▶ Work order:
Set down every record below exactly as it stands.

▶ Extracted data:
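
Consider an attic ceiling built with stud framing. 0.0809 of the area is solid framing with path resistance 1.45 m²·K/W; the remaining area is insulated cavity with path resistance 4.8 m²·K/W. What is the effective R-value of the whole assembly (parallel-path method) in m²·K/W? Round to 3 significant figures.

4.04 m²·K/W

U_eff = 0.9191/4.8 + 0.0809/1.45 = 0.1915 + 0.05579 = 0.2473
R_eff = 1/U_eff = 4.044 m²·K/W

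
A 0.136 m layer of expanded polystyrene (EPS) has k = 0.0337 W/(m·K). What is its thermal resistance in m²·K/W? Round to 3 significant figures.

4.04 m²·K/W

R = L/k = 0.136/0.0337 = 4.036 m²·K/W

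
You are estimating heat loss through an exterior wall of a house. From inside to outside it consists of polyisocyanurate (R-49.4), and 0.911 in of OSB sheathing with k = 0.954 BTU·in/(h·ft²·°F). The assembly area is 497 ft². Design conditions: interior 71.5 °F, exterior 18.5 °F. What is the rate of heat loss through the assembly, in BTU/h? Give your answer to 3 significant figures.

0.911/0.954 = 0.9549
R_total = 49.4 + 0.9549 = 50.35 ft²·°F·h/BTU
Q = A·ΔT/R = 497 × (71.5 − 18.5) / 50.35 = 523.1 BTU/h

523 BTU/h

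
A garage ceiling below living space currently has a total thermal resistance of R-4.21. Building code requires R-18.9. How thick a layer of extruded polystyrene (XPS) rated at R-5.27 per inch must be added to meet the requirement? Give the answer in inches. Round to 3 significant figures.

ΔR = 18.9 − 4.21 = 14.69 ft²·°F·h/BTU
L = ΔR / (R/in) = 14.69/5.27 = 2.787 in

2.79 in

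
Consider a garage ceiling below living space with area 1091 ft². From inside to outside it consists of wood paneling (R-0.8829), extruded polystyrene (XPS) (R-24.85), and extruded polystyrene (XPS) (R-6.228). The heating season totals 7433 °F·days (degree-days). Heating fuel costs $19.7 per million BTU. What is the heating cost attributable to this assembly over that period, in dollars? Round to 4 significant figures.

120.0 dollars

R_total = 0.8829 + 24.85 + 6.228 = 31.961 ft²·°F·h/BTU
E = A × HDD × 24 / R = 1091 × 7433 × 24 / 31.961 = 6089500 BTU
Cost = 6089500/10⁶ × 19.7 = $119.96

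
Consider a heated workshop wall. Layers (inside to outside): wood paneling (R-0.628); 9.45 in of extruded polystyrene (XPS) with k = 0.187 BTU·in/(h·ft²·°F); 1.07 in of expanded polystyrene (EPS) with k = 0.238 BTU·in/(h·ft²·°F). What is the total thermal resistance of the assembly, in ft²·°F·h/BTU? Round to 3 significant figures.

55.7 ft²·°F·h/BTU

9.45/0.187 = 50.53
1.07/0.238 = 4.496
R_total = 0.628 + 50.53 + 4.496 = 55.66 ft²·°F·h/BTU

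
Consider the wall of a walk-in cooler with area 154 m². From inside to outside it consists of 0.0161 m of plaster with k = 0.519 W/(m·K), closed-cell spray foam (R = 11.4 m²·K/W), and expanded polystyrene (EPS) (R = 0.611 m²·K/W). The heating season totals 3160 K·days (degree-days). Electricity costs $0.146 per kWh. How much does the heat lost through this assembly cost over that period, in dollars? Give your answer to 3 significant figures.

0.0161/0.519 = 0.03102
R_total = 0.03102 + 11.4 + 0.611 = 12.04 m²·K/W
E = A × HDD × 24 / R / 1000 = 154 × 3160 × 24 / 12.04 / 1000 = 969.9 kWh
Cost = 969.9 × 0.146 = $141.6

142 dollars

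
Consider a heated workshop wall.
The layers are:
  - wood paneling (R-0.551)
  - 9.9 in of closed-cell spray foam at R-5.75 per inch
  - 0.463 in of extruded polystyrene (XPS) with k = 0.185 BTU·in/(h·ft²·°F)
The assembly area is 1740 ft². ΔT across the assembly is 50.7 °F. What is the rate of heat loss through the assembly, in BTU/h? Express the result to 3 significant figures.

1470 BTU/h

9.9 × 5.75 = 56.93
0.463/0.185 = 2.503
R_total = 0.551 + 56.93 + 2.503 = 59.98 ft²·°F·h/BTU
Q = A·ΔT/R = 1740 × 50.7 / 59.98 = 1471 BTU/h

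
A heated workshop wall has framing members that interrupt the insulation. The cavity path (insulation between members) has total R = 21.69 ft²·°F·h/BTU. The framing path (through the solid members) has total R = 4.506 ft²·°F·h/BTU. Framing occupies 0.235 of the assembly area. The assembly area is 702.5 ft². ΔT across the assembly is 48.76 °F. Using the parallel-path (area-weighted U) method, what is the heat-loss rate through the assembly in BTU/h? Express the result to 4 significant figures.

U_eff = 0.765/21.69 + 0.235/4.506 = 0.03527 + 0.052153 = 0.087422
R_eff = 1/U_eff = 11.439 ft²·°F·h/BTU
Q = 702.5 × 48.76 / 11.439 = 2994.6 BTU/h

2995 BTU/h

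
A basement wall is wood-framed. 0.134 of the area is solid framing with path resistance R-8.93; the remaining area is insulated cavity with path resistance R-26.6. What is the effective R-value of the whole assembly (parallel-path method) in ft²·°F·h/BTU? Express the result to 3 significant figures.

U_eff = 0.866/26.6 + 0.134/8.93 = 0.03256 + 0.01501 = 0.04756
R_eff = 1/U_eff = 21.03 ft²·°F·h/BTU

21.0 ft²·°F·h/BTU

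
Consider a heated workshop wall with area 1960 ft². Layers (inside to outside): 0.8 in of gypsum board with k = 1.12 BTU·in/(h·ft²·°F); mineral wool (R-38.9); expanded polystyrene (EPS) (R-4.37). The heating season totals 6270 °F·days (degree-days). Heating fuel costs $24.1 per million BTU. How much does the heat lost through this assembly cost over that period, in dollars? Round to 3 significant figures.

162 dollars

0.8/1.12 = 0.7143
R_total = 0.7143 + 38.9 + 4.37 = 43.98 ft²·°F·h/BTU
E = A × HDD × 24 / R = 1960 × 6270 × 24 / 43.98 = 6706000 BTU
Cost = 6706000/10⁶ × 24.1 = $161.6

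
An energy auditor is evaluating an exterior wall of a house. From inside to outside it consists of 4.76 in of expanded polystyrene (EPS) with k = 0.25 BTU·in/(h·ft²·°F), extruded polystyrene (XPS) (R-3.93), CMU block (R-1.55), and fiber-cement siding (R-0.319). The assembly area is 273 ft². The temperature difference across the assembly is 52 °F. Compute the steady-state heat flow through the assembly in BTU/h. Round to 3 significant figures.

4.76/0.25 = 19.04
R_total = 19.04 + 3.93 + 1.55 + 0.319 = 24.84 ft²·°F·h/BTU
Q = A·ΔT/R = 273 × 52 / 24.84 = 571.5 BTU/h

572 BTU/h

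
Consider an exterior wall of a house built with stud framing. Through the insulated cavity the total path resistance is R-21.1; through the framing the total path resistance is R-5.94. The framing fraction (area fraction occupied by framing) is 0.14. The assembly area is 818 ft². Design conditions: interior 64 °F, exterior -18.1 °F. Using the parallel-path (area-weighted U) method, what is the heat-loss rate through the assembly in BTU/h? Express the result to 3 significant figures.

U_eff = 0.86/21.1 + 0.14/5.94 = 0.04076 + 0.02357 = 0.06433
R_eff = 1/U_eff = 15.55 ft²·°F·h/BTU
Q = 818 × (64 − (-18.1)) / 15.55 = 4320 BTU/h

4320 BTU/h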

▶ Task answer:
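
Consider an attic ceiling built with stud framing. 0.0809 of the area is solid framing with path resistance 1.45 m²·K/W; the remaining area is insulated cavity with path resistance 4.8 m²·K/W. What is the effective R-value of the whole assembly (parallel-path method) in m²·K/W? Round to 3 significant figures.

4.04 m²·K/W

U_eff = 0.9191/4.8 + 0.0809/1.45 = 0.1915 + 0.05579 = 0.2473
R_eff = 1/U_eff = 4.044 m²·K/W

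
A 0.136 m layer of expanded polystyrene (EPS) has k = 0.0337 W/(m·K). What is its thermal resistance in m²·K/W? Round to 3 significant figures.

4.04 m²·K/W

R = L/k = 0.136/0.0337 = 4.036 m²·K/W

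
You are estimating heat loss through an exterior wall of a house. From inside to outside it consists of polyisocyanurate (R-49.4), and 0.911 in of OSB sheathing with k = 0.954 BTU·in/(h·ft²·°F). The assembly area is 497 ft². Design conditions: interior 71.5 °F, exterior 18.5 °F. What is the rate of heat loss through the assembly, in BTU/h? Give your answer to 3 significant figures.

0.911/0.954 = 0.9549
R_total = 49.4 + 0.9549 = 50.35 ft²·°F·h/BTU
Q = A·ΔT/R = 497 × (71.5 − 18.5) / 50.35 = 523.1 BTU/h

523 BTU/h

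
A garage ceiling below living space currently has a total thermal resistance of R-4.21. Building code requires R-18.9. How thick a layer of extruded polystyrene (XPS) rated at R-5.27 per inch must be added to meet the requirement? Give the answer in inches. Round to 3 significant figures.

ΔR = 18.9 − 4.21 = 14.69 ft²·°F·h/BTU
L = ΔR / (R/in) = 14.69/5.27 = 2.787 in

2.79 in

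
Consider a garage ceiling below living space with area 1091 ft². From inside to outside it consists of wood paneling (R-0.8829), extruded polystyrene (XPS) (R-24.85), and extruded polystyrene (XPS) (R-6.228). The heating season totals 7433 °F·days (degree-days). Heating fuel costs $19.7 per million BTU. What is the heating cost attributable to this assembly over that period, in dollars? Round to 4 significant figures.

120.0 dollars

R_total = 0.8829 + 24.85 + 6.228 = 31.961 ft²·°F·h/BTU
E = A × HDD × 24 / R = 1091 × 7433 × 24 / 31.961 = 6089500 BTU
Cost = 6089500/10⁶ × 19.7 = $119.96

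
Consider a heated workshop wall. Layers (inside to outside): wood paneling (R-0.628); 9.45 in of extruded polystyrene (XPS) with k = 0.187 BTU·in/(h·ft²·°F); 1.07 in of expanded polystyrene (EPS) with k = 0.238 BTU·in/(h·ft²·°F). What is the total thermal resistance of the assembly, in ft²·°F·h/BTU? Round to 3 significant figures.

55.7 ft²·°F·h/BTU

9.45/0.187 = 50.53
1.07/0.238 = 4.496
R_total = 0.628 + 50.53 + 4.496 = 55.66 ft²·°F·h/BTU

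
Consider the wall of a walk-in cooler with area 154 m². From inside to outside it consists of 0.0161 m of plaster with k = 0.519 W/(m·K), closed-cell spray foam (R = 11.4 m²·K/W), and expanded polystyrene (EPS) (R = 0.611 m²·K/W). The heating season totals 3160 K·days (degree-days). Electricity costs $0.146 per kWh. How much does the heat lost through this assembly cost over that period, in dollars? Give your answer to 3 significant figures.

0.0161/0.519 = 0.03102
R_total = 0.03102 + 11.4 + 0.611 = 12.04 m²·K/W
E = A × HDD × 24 / R / 1000 = 154 × 3160 × 24 / 12.04 / 1000 = 969.9 kWh
Cost = 969.9 × 0.146 = $141.6

142 dollars

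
Consider a heated workshop wall.
The layers are:
  - wood paneling (R-0.551)
  - 9.9 in of closed-cell spray foam at R-5.75 per inch
  - 0.463 in of extruded polystyrene (XPS) with k = 0.185 BTU·in/(h·ft²·°F)
The assembly area is 1740 ft². ΔT across the assembly is 50.7 °F. What is the rate of heat loss through the assembly, in BTU/h? Express the result to 3 significant figures.

1470 BTU/h

9.9 × 5.75 = 56.93
0.463/0.185 = 2.503
R_total = 0.551 + 56.93 + 2.503 = 59.98 ft²·°F·h/BTU
Q = A·ΔT/R = 1740 × 50.7 / 59.98 = 1471 BTU/h

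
A heated workshop wall has framing members that interrupt the insulation. The cavity path (insulation between members) has total R = 21.69 ft²·°F·h/BTU. The framing path (through the solid members) has total R = 4.506 ft²·°F·h/BTU. Framing occupies 0.235 of the assembly area. The assembly area is 702.5 ft². ΔT across the assembly is 48.76 °F. Using the parallel-path (area-weighted U) method, what is the heat-loss rate through the assembly in BTU/h? Express the result to 4 significant figures.

U_eff = 0.765/21.69 + 0.235/4.506 = 0.03527 + 0.052153 = 0.087422
R_eff = 1/U_eff = 11.439 ft²·°F·h/BTU
Q = 702.5 × 48.76 / 11.439 = 2994.6 BTU/h

2995 BTU/h

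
A basement wall is wood-framed. 0.134 of the area is solid framing with path resistance R-8.93; the remaining area is insulated cavity with path resistance R-26.6. What is the effective R-value of the whole assembly (parallel-path method) in ft²·°F·h/BTU? Express the result to 3 significant figures.

U_eff = 0.866/26.6 + 0.134/8.93 = 0.03256 + 0.01501 = 0.04756
R_eff = 1/U_eff = 21.03 ft²·°F·h/BTU

21.0 ft²·°F·h/BTU

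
Consider a heated workshop wall with area 1960 ft². Layers (inside to outside): 0.8 in of gypsum board with k = 1.12 BTU·in/(h·ft²·°F); mineral wool (R-38.9); expanded polystyrene (EPS) (R-4.37). The heating season totals 6270 °F·days (degree-days). Heating fuel costs $24.1 per million BTU. How much does the heat lost through this assembly cost over that period, in dollars? Round to 3 significant figures.

162 dollars

0.8/1.12 = 0.7143
R_total = 0.7143 + 38.9 + 4.37 = 43.98 ft²·°F·h/BTU
E = A × HDD × 24 / R = 1960 × 6270 × 24 / 43.98 = 6706000 BTU
Cost = 6706000/10⁶ × 24.1 = $161.6

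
An energy auditor is evaluating an exterior wall of a house. From inside to outside it consists of 4.76 in of expanded polystyrene (EPS) with k = 0.25 BTU·in/(h·ft²·°F), extruded polystyrene (XPS) (R-3.93), CMU block (R-1.55), and fiber-cement siding (R-0.319). The assembly area is 273 ft². The temperature difference across the assembly is 52 °F. Compute the steady-state heat flow through the assembly in BTU/h. Round to 3 significant figures.

4.76/0.25 = 19.04
R_total = 19.04 + 3.93 + 1.55 + 0.319 = 24.84 ft²·°F·h/BTU
Q = A·ΔT/R = 273 × 52 / 24.84 = 571.5 BTU/h

572 BTU/h

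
Consider an exterior wall of a house built with stud framing. Through the insulated cavity the total path resistance is R-21.1; through the framing the total path resistance is R-5.94. The framing fraction (area fraction occupied by framing) is 0.14. The assembly area is 818 ft². Design conditions: interior 64 °F, exterior -18.1 °F. Using the parallel-path (area-weighted U) method, what is the heat-loss rate through the assembly in BTU/h? Express the result to 3 significant figures.

U_eff = 0.86/21.1 + 0.14/5.94 = 0.04076 + 0.02357 = 0.06433
R_eff = 1/U_eff = 15.55 ft²·°F·h/BTU
Q = 818 × (64 − (-18.1)) / 15.55 = 4320 BTU/h

4320 BTU/h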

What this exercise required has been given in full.